Task requirements →
Quote exactly and only this range of lines in the data below: the line that holds "4: D > A > B > F" to the line that holds "5 friends rank", both included.

Working data →
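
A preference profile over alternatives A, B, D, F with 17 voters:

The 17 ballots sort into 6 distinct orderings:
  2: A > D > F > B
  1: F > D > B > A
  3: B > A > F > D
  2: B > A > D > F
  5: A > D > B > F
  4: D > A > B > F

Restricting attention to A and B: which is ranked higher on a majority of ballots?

Ballots ranking A above B: 2 + 5 + 4 = 11.
Ballots ranking B above A: 17 − 11 = 6.
A wins the head-to-head 11–6.

A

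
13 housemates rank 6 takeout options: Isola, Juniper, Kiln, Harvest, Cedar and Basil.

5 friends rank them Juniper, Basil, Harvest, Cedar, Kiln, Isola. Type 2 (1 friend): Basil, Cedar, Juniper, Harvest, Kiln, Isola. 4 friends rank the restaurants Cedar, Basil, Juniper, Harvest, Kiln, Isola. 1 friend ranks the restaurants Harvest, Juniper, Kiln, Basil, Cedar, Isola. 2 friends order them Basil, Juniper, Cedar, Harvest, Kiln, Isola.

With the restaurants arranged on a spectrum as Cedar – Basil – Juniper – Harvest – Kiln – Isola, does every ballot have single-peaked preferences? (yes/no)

yes

Axis positions: Cedar=1, Basil=2, Juniper=3, Harvest=4, Kiln=5, Isola=6.
Type 1 (peak Juniper at position 3): ranking walks positions 3-2-4-1-5-6, expanding outward from the peak — single-peaked.
Type 2 (peak Basil at position 2): ranking walks positions 2-1-3-4-5-6, expanding outward from the peak — single-peaked.
Type 3 (peak Cedar at position 1): ranking walks positions 1-2-3-4-5-6, expanding outward from the peak — single-peaked.
Type 4 (peak Harvest at position 4): ranking walks positions 4-3-5-2-1-6, expanding outward from the peak — single-peaked.
Type 5 (peak Basil at position 2): ranking walks positions 2-3-1-4-5-6, expanding outward from the peak — single-peaked.
Every ranking is single-peaked on this axis.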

Reply to the exercise →
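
  4: D > A > B > F

Restricting attention to A and B: which is ranked higher on a majority of ballots?

Ballots ranking A above B: 2 + 5 + 4 = 11.
Ballots ranking B above A: 17 − 11 = 6.
A wins the head-to-head 11–6.

A

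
13 housemates rank 6 takeout options: Isola, Juniper, Kiln, Harvest, Cedar and Basil.

5 friends rank them Juniper, Basil, Harvest, Cedar, Kiln, Isola. Type 2 (1 friend): Basil, Cedar, Juniper, Harvest, Kiln, Isola. 4 friends rank the restaurants Cedar, Basil, Juniper, Harvest, Kiln, Isola. 1 friend ranks the restaurants Harvest, Juniper, Kiln, Basil, Cedar, Isola. 2 friends order them Basil, Juniper, Cedar, Harvest, Kiln, Isola.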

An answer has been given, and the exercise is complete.